* **Task objective**
Set down each line from the start of the material exactly, please, up to and including the one that contains "Answer: 252178708/349147 ≈ 722.27".

* **Dataset entries**
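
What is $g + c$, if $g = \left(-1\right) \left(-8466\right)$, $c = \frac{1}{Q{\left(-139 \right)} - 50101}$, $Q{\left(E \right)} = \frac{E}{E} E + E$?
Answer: $\frac{426508613}{50379} \approx 8466.0$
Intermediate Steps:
$Q{\left(E \right)} = 2 E$ ($Q{\left(E \right)} = 1 E + E = E + E = 2 E$)
$c = - \frac{1}{50379}$ ($c = \frac{1}{2 \left(-139\right) - 50101} = \frac{1}{-278 - 50101} = \frac{1}{-50379} = - \frac{1}{50379} \approx -1.985 \cdot 10^{-5}$)
$g = 8466$
$g + c = 8466 - \frac{1}{50379} = \frac{426508613}{50379}$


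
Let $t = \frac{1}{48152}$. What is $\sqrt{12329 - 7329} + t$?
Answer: $\frac{1}{48152} + 50 \sqrt{2} \approx 70.711$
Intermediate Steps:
$t = \frac{1}{48152} \approx 2.0768 \cdot 10^{-5}$
$\sqrt{12329 - 7329} + t = \sqrt{12329 - 7329} + \frac{1}{48152} = \sqrt{5000} + \frac{1}{48152} = 50 \sqrt{2} + \frac{1}{48152} = \frac{1}{48152} + 50 \sqrt{2}$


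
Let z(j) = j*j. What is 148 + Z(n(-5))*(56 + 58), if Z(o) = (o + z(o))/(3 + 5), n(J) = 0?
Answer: 148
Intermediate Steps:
z(j) = j²
Z(o) = o/8 + o²/8 (Z(o) = (o + o²)/(3 + 5) = (o + o²)/8 = (o + o²)*(⅛) = o/8 + o²/8)
148 + Z(n(-5))*(56 + 58) = 148 + ((⅛)*0*(1 + 0))*(56 + 58) = 148 + ((⅛)*0*1)*114 = 148 + 0*114 = 148 + 0 = 148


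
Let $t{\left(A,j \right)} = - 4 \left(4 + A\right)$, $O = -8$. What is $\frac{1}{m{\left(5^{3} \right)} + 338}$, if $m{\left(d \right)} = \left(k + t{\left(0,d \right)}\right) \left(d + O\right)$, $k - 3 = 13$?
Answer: $\frac{1}{338} \approx 0.0029586$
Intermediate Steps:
$k = 16$ ($k = 3 + 13 = 16$)
$t{\left(A,j \right)} = -16 - 4 A$
$m{\left(d \right)} = 0$ ($m{\left(d \right)} = \left(16 - 16\right) \left(d - 8\right) = \left(16 + \left(-16 + 0\right)\right) \left(-8 + d\right) = \left(16 - 16\right) \left(-8 + d\right) = 0 \left(-8 + d\right) = 0$)
$\frac{1}{m{\left(5^{3} \right)} + 338} = \frac{1}{0 + 338} = \frac{1}{338}$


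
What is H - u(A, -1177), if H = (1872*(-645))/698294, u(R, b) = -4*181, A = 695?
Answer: 252178708/349147 ≈ 722.27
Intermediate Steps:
u(R, b) = -724
H = -603720/349147 (H = -1207440*1/698294 = -603720/349147 ≈ -1.7291)
H - u(A, -1177) = -603720/349147 - 1*(-724) = -603720/349147 + 724 = 252178708/349147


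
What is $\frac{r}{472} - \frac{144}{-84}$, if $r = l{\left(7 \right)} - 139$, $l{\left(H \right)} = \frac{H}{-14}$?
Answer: $\frac{9375}{6608} \approx 1.4187$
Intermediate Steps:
$l{\left(H \right)} = - \frac{H}{14}$ ($l{\left(H \right)} = H \left(- \frac{1}{14}\right) = - \frac{H}{14}$)
$r = - \frac{279}{2}$ ($r = \left(- \frac{1}{14}\right) 7 - 139 = - \frac{1}{2} - 139 = - \frac{279}{2} \approx -139.5$)
$\frac{r}{472} - \frac{144}{-84} = - \frac{279}{2 \cdot 472} - \frac{144}{-84} = \left(- \frac{279}{2}\right) \frac{1}{472} - - \frac{12}{7} = - \frac{279}{944} + \frac{12}{7} = \frac{9375}{6608}$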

* **Answer**
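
What is $g + c$, if $g = \left(-1\right) \left(-8466\right)$, $c = \frac{1}{Q{\left(-139 \right)} - 50101}$, $Q{\left(E \right)} = \frac{E}{E} E + E$?
Answer: $\frac{426508613}{50379} \approx 8466.0$
Intermediate Steps:
$Q{\left(E \right)} = 2 E$ ($Q{\left(E \right)} = 1 E + E = E + E = 2 E$)
$c = - \frac{1}{50379}$ ($c = \frac{1}{2 \left(-139\right) - 50101} = \frac{1}{-278 - 50101} = \frac{1}{-50379} = - \frac{1}{50379} \approx -1.985 \cdot 10^{-5}$)
$g = 8466$
$g + c = 8466 - \frac{1}{50379} = \frac{426508613}{50379}$


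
Let $t = \frac{1}{48152}$. What is $\sqrt{12329 - 7329} + t$?
Answer: $\frac{1}{48152} + 50 \sqrt{2} \approx 70.711$
Intermediate Steps:
$t = \frac{1}{48152} \approx 2.0768 \cdot 10^{-5}$
$\sqrt{12329 - 7329} + t = \sqrt{12329 - 7329} + \frac{1}{48152} = \sqrt{5000} + \frac{1}{48152} = 50 \sqrt{2} + \frac{1}{48152} = \frac{1}{48152} + 50 \sqrt{2}$


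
Let z(j) = j*j. What is 148 + Z(n(-5))*(56 + 58), if Z(o) = (o + z(o))/(3 + 5), n(J) = 0?
Answer: 148
Intermediate Steps:
z(j) = j²
Z(o) = o/8 + o²/8 (Z(o) = (o + o²)/(3 + 5) = (o + o²)/8 = (o + o²)*(⅛) = o/8 + o²/8)
148 + Z(n(-5))*(56 + 58) = 148 + ((⅛)*0*(1 + 0))*(56 + 58) = 148 + ((⅛)*0*1)*114 = 148 + 0*114 = 148 + 0 = 148


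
Let $t{\left(A,j \right)} = - 4 \left(4 + A\right)$, $O = -8$. What is $\frac{1}{m{\left(5^{3} \right)} + 338}$, if $m{\left(d \right)} = \left(k + t{\left(0,d \right)}\right) \left(d + O\right)$, $k - 3 = 13$?
Answer: $\frac{1}{338} \approx 0.0029586$
Intermediate Steps:
$k = 16$ ($k = 3 + 13 = 16$)
$t{\left(A,j \right)} = -16 - 4 A$
$m{\left(d \right)} = 0$ ($m{\left(d \right)} = \left(16 - 16\right) \left(d - 8\right) = \left(16 + \left(-16 + 0\right)\right) \left(-8 + d\right) = \left(16 - 16\right) \left(-8 + d\right) = 0 \left(-8 + d\right) = 0$)
$\frac{1}{m{\left(5^{3} \right)} + 338} = \frac{1}{0 + 338} = \frac{1}{338}$


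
What is H - u(A, -1177), if H = (1872*(-645))/698294, u(R, b) = -4*181, A = 695?
Answer: 252178708/349147 ≈ 722.27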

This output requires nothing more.